Locate the line containing "A batch of 203", then please write out that line and all the lines below it in the entries exactly.

Data extracts START

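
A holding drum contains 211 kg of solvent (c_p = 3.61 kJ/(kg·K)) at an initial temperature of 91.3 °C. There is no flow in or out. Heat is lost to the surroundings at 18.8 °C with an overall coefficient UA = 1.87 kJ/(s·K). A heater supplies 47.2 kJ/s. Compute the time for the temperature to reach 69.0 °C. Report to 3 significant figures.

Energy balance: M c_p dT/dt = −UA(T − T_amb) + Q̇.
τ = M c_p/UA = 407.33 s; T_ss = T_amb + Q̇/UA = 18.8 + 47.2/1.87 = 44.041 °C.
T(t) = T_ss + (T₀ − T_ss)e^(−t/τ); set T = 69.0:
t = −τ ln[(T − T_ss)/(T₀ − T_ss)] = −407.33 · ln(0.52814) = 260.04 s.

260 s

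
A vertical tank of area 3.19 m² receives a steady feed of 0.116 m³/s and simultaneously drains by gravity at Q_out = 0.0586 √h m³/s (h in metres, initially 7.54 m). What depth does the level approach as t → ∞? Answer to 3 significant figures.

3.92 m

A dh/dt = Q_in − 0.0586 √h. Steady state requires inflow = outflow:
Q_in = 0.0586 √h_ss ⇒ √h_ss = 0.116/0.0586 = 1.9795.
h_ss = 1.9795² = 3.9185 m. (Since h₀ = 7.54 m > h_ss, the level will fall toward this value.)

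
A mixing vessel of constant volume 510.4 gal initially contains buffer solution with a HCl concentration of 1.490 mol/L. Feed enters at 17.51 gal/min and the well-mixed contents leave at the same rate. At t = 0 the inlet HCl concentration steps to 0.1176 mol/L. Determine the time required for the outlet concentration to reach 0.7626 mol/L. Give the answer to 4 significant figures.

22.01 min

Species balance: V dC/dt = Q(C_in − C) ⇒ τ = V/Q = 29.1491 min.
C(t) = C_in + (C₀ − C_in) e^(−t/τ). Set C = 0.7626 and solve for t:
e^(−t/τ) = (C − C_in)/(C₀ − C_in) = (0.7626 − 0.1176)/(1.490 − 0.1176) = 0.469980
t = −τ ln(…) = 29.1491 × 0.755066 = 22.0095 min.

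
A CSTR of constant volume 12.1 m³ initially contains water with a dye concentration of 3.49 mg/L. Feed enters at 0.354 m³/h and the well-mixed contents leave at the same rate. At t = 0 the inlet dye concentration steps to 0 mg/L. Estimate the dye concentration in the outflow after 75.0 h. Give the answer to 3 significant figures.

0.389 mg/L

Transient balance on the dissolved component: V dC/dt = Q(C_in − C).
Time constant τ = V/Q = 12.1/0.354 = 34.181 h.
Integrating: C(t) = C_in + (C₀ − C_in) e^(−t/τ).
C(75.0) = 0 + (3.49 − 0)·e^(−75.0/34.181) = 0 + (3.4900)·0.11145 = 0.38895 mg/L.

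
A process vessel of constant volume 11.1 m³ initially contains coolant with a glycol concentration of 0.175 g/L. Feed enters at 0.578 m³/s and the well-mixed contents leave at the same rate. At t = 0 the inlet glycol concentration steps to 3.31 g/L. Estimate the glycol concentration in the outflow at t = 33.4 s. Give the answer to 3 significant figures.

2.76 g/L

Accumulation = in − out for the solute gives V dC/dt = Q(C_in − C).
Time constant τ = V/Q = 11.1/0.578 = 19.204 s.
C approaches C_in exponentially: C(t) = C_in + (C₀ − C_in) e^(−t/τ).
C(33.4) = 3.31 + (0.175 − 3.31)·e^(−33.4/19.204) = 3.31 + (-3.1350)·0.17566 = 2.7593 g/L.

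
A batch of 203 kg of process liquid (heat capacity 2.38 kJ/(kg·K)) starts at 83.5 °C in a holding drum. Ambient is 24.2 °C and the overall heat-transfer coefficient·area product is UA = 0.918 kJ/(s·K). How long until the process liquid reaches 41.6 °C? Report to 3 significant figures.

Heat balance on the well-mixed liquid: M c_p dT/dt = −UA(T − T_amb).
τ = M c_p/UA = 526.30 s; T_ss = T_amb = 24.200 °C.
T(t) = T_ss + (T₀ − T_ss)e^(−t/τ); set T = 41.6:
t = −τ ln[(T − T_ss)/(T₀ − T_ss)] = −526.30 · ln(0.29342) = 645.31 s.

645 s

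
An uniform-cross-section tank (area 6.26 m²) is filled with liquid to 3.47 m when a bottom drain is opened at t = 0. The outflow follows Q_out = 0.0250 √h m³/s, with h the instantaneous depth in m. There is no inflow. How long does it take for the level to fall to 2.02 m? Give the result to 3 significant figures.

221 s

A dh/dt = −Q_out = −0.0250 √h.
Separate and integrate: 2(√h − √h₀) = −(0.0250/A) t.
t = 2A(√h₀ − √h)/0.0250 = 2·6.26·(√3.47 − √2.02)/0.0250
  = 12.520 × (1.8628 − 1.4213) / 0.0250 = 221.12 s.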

Data extracts END

▶ **Written solution**
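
A batch of 203 kg of process liquid (heat capacity 2.38 kJ/(kg·K)) starts at 83.5 °C in a holding drum. Ambient is 24.2 °C and the overall heat-transfer coefficient·area product is UA = 0.918 kJ/(s·K). How long until the process liquid reaches 41.6 °C? Report to 3 significant figures.

Heat balance on the well-mixed liquid: M c_p dT/dt = −UA(T − T_amb).
τ = M c_p/UA = 526.30 s; T_ss = T_amb = 24.200 °C.
T(t) = T_ss + (T₀ − T_ss)e^(−t/τ); set T = 41.6:
t = −τ ln[(T − T_ss)/(T₀ − T_ss)] = −526.30 · ln(0.29342) = 645.31 s.

645 s

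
An uniform-cross-section tank (area 6.26 m²) is filled with liquid to 3.47 m when a bottom drain is opened at t = 0. The outflow follows Q_out = 0.0250 √h m³/s, with h the instantaneous depth in m. There is no inflow. How long does it take for the level to fall to 2.02 m? Give the result to 3 significant figures.

221 s

A dh/dt = −Q_out = −0.0250 √h.
Separate and integrate: 2(√h − √h₀) = −(0.0250/A) t.
t = 2A(√h₀ − √h)/0.0250 = 2·6.26·(√3.47 − √2.02)/0.0250
  = 12.520 × (1.8628 − 1.4213) / 0.0250 = 221.12 s.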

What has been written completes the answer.